» Activity: In the entries below, find each line with the word "lateral" and return it.

» Saved entries:

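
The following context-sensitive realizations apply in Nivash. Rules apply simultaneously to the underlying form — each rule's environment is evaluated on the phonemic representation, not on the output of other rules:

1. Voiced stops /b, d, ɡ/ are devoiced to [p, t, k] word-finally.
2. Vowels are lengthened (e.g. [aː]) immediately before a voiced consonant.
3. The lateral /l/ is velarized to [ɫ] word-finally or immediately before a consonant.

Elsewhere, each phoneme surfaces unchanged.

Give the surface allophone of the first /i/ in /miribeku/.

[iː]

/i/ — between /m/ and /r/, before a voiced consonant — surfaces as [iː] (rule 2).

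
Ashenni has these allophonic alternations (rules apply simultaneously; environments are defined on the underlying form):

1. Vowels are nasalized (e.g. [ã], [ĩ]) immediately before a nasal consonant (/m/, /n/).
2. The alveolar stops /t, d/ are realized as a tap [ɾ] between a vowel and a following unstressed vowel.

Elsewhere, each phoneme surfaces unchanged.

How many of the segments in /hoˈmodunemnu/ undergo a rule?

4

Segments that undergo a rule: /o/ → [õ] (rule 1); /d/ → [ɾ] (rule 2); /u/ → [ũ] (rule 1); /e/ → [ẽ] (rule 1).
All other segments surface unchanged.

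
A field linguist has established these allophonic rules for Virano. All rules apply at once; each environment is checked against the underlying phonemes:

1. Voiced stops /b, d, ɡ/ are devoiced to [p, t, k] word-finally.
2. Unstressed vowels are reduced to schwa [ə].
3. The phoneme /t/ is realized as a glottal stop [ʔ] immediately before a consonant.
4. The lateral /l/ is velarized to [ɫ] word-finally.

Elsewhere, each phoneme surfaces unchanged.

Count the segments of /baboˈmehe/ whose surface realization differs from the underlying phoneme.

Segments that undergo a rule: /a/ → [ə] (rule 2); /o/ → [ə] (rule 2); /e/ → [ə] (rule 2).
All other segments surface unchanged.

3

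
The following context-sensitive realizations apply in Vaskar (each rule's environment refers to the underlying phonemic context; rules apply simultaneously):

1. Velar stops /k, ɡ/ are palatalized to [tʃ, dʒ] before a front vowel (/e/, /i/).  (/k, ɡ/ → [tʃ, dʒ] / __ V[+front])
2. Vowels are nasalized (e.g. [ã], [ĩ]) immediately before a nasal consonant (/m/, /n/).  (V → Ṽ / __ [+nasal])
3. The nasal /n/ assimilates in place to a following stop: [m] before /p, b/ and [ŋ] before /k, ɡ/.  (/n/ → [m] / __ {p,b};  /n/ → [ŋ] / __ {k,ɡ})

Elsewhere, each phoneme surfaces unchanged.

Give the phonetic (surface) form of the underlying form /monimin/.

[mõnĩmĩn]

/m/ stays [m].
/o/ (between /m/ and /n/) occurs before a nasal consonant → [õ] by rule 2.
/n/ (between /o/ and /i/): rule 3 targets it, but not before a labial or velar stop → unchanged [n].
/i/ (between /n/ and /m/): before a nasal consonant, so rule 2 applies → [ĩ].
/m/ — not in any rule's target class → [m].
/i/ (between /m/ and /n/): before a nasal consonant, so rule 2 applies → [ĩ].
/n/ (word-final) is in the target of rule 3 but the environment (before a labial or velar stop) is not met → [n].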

» Result of this exercise:
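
3. The lateral /l/ is velarized to [ɫ] word-finally or immediately before a consonant.
4. The lateral /l/ is velarized to [ɫ] word-finally.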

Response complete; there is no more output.